PROBLEM TO WORK ON: Word for word, restate every line of the material.

--------------------------------

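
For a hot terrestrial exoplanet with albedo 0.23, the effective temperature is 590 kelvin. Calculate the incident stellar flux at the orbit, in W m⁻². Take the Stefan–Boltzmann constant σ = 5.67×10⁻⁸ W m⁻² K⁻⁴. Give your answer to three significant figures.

35700 W m⁻²

Invert the energy balance for S: S = 4σT⁴/(1−α).
The emitted flux is σT⁴ = 6871 W m⁻².
S = 4·6871/0.77 = 35690 W m⁻².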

--------------------------------

COMPLETED EXERCISE:
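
For a hot terrestrial exoplanet with albedo 0.23, the effective temperature is 590 kelvin. Calculate the incident stellar flux at the orbit, in W m⁻². Take the Stefan–Boltzmann constant σ = 5.67×10⁻⁸ W m⁻² K⁻⁴. Give your answer to three significant figures.

35700 W m⁻²

Invert the energy balance for S: S = 4σT⁴/(1−α).
The emitted flux is σT⁴ = 6871 W m⁻².
S = 4·6871/0.77 = 35690 W m⁻².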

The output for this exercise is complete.